Output each line of the material exactly as it stands.
------ Material to process
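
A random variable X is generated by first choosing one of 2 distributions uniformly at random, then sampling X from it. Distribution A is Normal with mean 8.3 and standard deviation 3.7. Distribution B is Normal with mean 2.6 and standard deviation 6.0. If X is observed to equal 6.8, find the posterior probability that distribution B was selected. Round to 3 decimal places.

Likelihoods f(6.8 | ·): A: 0.099316; B: 0.0520423.
Posterior ∝ prior × likelihood. Numerator for B: 0.5·0.0520423 = 0.0260212.
Normalizing constant: 0.5·0.099316 + 0.5·0.0520423 = 0.0756792.
P(B | observation) = 0.0260212 / 0.0756792 = 0.343835.

0.344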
------------
# Task answer
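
A random variable X is generated by first choosing one of 2 distributions uniformly at random, then sampling X from it. Distribution A is Normal with mean 8.3 and standard deviation 3.7. Distribution B is Normal with mean 2.6 and standard deviation 6.0. If X is observed to equal 6.8, find the posterior probability that distribution B was selected. Round to 3 decimal places.

Likelihoods f(6.8 | ·): A: 0.099316; B: 0.0520423.
Posterior ∝ prior × likelihood. Numerator for B: 0.5·0.0520423 = 0.0260212.
Normalizing constant: 0.5·0.099316 + 0.5·0.0520423 = 0.0756792.
P(B | observation) = 0.0260212 / 0.0756792 = 0.343835.

0.344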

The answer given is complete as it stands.